What the task asks - Scan the records for "eight". Report each line that includes it.

Source records:
++++++++

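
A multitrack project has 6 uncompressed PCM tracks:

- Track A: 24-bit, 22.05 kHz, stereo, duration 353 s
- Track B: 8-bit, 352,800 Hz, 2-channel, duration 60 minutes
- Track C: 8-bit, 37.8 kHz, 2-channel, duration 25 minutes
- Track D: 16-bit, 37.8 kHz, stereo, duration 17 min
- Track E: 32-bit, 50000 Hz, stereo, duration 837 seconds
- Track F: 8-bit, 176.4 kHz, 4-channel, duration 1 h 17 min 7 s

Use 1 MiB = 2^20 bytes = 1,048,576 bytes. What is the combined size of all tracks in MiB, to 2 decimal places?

Track A: 22,050 × 353 × 3 × 2 = 46,701,900 bytes.
Track B: 60 minutes = 3,600 s; 352,800 × 3,600 × 1 × 2 = 2,540,160,000 bytes.
Track C: 25 minutes = 1,500 s; 37,800 × 1,500 × 1 × 2 = 113,400,000 bytes.
Track D: 17 min = 1,020 s; 37,800 × 1,020 × 2 × 2 = 154,224,000 bytes.
Track E: 50,000 × 837 × 4 × 2 = 334,800,000 bytes.
Track F: 1 h 17 min 7 s = 4,627 s; 176,400 × 4,627 × 1 × 4 = 3,264,811,200 bytes.
Total = 6,454,097,100 bytes = 6155.11 MiB.

6155.11 MiB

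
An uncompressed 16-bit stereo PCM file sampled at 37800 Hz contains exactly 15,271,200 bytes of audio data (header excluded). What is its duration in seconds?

Byte rate = 37,800 × 2 × 2 = 151,200 bytes/s.
Duration = 15,271,200 / 151,200 = 101 s.

101 seconds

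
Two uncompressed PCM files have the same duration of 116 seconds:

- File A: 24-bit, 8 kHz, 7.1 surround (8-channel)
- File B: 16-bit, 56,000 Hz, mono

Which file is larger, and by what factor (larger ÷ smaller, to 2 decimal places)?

File A: 8,000 × 3 × 8 = 192,000 bytes/s.
File B: 56,000 × 2 × 1 = 112,000 bytes/s.
File A is larger; ratio = 22,272,000 / 12,992,000 = 1.71.

File A, by a factor of 1.71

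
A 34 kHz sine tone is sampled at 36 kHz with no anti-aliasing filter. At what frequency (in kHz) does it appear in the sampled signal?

Nyquist = 36,000/2 = 18,000 Hz; 34,000 Hz exceeds it.
Alias = |34,000 − 1×36,000| = |34,000 − 36,000| = 2,000 Hz = 2 kHz.

2 kHz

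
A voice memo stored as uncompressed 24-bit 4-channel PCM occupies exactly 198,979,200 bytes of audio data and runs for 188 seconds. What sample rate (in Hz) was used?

88,200 Hz

Bytes = sample_rate × seconds × bytes_per_sample × channels.
sample_rate = 198,979,200 / (188 × 3 × 4) = 198,979,200 / 2,256 = 88,200 Hz.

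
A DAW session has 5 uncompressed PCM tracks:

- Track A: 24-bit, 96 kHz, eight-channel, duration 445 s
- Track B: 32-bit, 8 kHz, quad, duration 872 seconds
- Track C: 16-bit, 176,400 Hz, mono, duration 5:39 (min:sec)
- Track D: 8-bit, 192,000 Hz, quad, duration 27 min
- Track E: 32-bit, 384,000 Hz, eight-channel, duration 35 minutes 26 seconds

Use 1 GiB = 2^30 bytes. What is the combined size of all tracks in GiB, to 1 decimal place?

26.7 GiB

Track A: 96,000 × 445 × 3 × 8 = 1,025,280,000 bytes.
Track B: 8,000 × 872 × 4 × 4 = 111,616,000 bytes.
Track C: 5:39 (min:sec) = 339 s; 176,400 × 339 × 2 × 1 = 119,599,200 bytes.
Track D: 27 min = 1,620 s; 192,000 × 1,620 × 1 × 4 = 1,244,160,000 bytes.
Track E: 35 minutes 26 seconds = 2,126 s; 384,000 × 2,126 × 4 × 8 = 26,124,288,000 bytes.
Total = 28,624,943,200 bytes = 26.7 GiB.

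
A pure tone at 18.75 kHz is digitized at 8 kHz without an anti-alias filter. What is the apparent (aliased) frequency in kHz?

Nyquist = 8,000/2 = 4,000 Hz; 18,750 Hz exceeds it.
Alias = |18,750 − 2×8,000| = |18,750 − 16,000| = 2,750 Hz = 2.75 kHz.

2.75 kHz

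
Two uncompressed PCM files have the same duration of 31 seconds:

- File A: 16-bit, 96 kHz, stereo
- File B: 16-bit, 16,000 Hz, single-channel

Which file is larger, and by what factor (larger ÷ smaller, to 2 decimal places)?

File A: 96,000 × 2 × 2 = 384,000 bytes/s.
File B: 16,000 × 2 × 1 = 32,000 bytes/s.
File A is larger; ratio = 11,904,000 / 992,000 = 12.00.

File A, by a factor of 12.00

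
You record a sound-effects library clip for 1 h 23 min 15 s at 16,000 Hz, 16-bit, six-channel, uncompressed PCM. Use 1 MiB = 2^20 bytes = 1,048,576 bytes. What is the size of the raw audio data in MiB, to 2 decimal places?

914.61 MiB

Duration = 1 h 23 min 15 s = 4,995 s.
Bytes = 16,000 samples/s × 4,995 s × 2 bytes/sample × 6 ch = 959,040,000 bytes.
959,040,000 / 1,048,576 = 914.61 MiB.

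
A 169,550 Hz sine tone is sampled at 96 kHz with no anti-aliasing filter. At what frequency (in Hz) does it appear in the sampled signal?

22,450 Hz

Nyquist = 96,000/2 = 48,000 Hz; 169,550 Hz exceeds it.
Alias = |169,550 − 2×96,000| = |169,550 − 192,000| = 22,450 Hz.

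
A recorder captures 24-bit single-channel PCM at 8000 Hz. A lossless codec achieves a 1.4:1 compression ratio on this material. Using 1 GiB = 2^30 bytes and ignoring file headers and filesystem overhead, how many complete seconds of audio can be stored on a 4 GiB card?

Uncompressed byte rate = 8,000 × 3 × 1 = 24,000 bytes/s.
After 1.4:1 compression, effective rate ≈ 17142.86 bytes/s.
Capacity = 4 × 1,073,741,824 = 4,294,967,296 bytes.
4,294,967,296 / effective rate ≈ 250539.76 s → 250,539 seconds.

250,539 seconds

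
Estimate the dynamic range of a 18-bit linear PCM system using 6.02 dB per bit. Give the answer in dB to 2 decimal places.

18 × 6.02 = 108.36 dB.

108.36 dB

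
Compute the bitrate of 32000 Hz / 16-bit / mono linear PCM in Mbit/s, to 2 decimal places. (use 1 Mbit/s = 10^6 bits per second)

0.51 Mbit/s

Bit rate = 32,000 × 16 × 1 = 512,000 bits/s.
= 0.51 Mbit/s.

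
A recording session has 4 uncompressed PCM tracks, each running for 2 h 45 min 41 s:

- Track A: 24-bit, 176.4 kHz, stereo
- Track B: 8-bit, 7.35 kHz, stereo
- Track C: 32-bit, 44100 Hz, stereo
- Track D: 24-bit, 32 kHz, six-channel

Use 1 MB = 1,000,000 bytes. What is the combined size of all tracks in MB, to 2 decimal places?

2 h 45 min 41 s = 9,941 s.
Track A: 176,400 × 9,941 × 3 × 2 = 10,521,554,400 bytes.
Track B: 7,350 × 9,941 × 1 × 2 = 146,132,700 bytes.
Track C: 44,100 × 9,941 × 4 × 2 = 3,507,184,800 bytes.
Track D: 32,000 × 9,941 × 3 × 6 = 5,726,016,000 bytes.
Total = 19,900,887,900 bytes = 19900.89 MB.

19900.89 MB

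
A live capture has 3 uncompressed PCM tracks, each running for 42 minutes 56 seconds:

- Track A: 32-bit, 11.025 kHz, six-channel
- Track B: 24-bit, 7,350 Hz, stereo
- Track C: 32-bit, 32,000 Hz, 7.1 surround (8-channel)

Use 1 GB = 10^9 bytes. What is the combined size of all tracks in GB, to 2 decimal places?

3.43 GB

42 minutes 56 seconds = 2,576 s.
Track A: 11,025 × 2,576 × 4 × 6 = 681,609,600 bytes.
Track B: 7,350 × 2,576 × 3 × 2 = 113,601,600 bytes.
Track C: 32,000 × 2,576 × 4 × 8 = 2,637,824,000 bytes.
Total = 3,433,035,200 bytes = 3.43 GB.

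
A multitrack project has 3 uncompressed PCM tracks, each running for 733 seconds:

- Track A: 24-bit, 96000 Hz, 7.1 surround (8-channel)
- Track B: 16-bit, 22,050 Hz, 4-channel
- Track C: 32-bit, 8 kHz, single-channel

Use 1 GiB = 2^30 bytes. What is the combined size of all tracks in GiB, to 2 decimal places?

Track A: 96,000 × 733 × 3 × 8 = 1,688,832,000 bytes.
Track B: 22,050 × 733 × 2 × 4 = 129,301,200 bytes.
Track C: 8,000 × 733 × 4 × 1 = 23,456,000 bytes.
Total = 1,841,589,200 bytes = 1.72 GiB.

1.72 GiB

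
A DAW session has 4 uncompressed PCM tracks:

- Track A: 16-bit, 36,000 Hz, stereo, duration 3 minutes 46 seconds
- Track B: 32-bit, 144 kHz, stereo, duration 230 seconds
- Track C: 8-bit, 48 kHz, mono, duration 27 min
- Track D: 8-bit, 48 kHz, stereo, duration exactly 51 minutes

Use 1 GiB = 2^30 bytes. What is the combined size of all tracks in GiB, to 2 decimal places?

0.62 GiB

Track A: 3 minutes 46 seconds = 226 s; 36,000 × 226 × 2 × 2 = 32,544,000 bytes.
Track B: 144,000 × 230 × 4 × 2 = 264,960,000 bytes.
Track C: 27 min = 1,620 s; 48,000 × 1,620 × 1 × 1 = 77,760,000 bytes.
Track D: exactly 51 minutes = 3,060 s; 48,000 × 3,060 × 1 × 2 = 293,760,000 bytes.
Total = 669,024,000 bytes = 0.62 GiB.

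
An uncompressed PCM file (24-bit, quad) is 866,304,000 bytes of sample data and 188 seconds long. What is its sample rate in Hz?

Bytes = sample_rate × seconds × bytes_per_sample × channels.
sample_rate = 866,304,000 / (188 × 3 × 4) = 866,304,000 / 2,256 = 384,000 Hz.

384,000 Hz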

++++++++

Answer below -
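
- Track A: 24-bit, 96 kHz, eight-channel, duration 445 s
- Track E: 32-bit, 384,000 Hz, eight-channel, duration 35 minutes 26 seconds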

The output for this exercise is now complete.